Task objective:
All that is needed is the number of lines in the records that contain the word "prior", stated without anything else.

Records supplied:
*** Begin section ***

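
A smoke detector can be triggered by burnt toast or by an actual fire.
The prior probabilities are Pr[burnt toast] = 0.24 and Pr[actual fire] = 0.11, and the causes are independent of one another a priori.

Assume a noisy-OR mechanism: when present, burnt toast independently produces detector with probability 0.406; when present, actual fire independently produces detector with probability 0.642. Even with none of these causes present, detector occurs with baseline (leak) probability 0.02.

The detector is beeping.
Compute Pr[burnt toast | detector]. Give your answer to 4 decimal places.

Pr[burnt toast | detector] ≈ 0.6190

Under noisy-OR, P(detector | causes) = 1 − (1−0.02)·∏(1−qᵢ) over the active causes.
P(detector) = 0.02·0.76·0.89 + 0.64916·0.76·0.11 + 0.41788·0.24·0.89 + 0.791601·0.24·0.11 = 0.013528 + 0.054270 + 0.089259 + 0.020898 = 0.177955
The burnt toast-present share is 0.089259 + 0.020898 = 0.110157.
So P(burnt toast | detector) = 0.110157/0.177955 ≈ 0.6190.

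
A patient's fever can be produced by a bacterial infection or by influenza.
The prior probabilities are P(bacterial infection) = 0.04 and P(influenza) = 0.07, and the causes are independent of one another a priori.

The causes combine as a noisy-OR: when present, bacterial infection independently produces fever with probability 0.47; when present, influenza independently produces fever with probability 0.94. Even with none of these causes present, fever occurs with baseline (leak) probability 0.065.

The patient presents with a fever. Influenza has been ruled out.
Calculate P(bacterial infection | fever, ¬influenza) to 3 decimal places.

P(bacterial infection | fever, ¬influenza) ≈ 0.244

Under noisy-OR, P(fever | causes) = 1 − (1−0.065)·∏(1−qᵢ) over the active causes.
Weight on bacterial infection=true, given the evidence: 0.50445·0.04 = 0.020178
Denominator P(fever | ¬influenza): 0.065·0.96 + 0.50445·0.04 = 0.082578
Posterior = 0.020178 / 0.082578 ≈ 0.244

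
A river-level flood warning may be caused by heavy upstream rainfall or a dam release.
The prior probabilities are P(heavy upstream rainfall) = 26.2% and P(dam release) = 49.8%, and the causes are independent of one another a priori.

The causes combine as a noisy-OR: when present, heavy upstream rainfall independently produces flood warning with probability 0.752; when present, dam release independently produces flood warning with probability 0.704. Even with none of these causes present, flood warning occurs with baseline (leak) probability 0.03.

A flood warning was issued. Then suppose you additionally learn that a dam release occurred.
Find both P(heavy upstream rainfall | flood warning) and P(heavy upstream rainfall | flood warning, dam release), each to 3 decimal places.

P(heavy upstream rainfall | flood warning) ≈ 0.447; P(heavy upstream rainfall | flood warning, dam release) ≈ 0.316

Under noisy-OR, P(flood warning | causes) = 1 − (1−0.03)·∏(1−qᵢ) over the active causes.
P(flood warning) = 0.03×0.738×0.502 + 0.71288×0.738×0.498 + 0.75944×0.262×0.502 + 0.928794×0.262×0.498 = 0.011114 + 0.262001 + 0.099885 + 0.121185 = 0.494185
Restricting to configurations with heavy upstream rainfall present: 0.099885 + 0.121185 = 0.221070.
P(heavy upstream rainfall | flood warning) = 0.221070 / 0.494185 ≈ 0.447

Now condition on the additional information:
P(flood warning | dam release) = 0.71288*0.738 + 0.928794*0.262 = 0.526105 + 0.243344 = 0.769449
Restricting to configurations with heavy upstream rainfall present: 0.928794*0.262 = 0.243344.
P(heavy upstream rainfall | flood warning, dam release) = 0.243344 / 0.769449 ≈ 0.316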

*** End section ***
*** Begin section ***

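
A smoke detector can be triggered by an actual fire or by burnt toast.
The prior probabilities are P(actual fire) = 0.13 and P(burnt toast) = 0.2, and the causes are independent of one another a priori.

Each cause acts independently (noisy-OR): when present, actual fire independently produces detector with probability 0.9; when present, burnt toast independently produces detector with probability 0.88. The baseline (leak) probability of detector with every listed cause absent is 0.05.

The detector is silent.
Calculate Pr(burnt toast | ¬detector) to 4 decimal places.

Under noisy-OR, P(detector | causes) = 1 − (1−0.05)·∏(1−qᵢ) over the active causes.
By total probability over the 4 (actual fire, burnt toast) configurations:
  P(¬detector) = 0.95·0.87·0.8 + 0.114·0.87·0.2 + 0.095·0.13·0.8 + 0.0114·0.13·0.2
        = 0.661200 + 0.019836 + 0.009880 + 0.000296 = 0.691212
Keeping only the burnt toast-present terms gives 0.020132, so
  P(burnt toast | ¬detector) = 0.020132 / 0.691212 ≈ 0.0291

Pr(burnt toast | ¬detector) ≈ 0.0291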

*** End section ***

Written answer:
4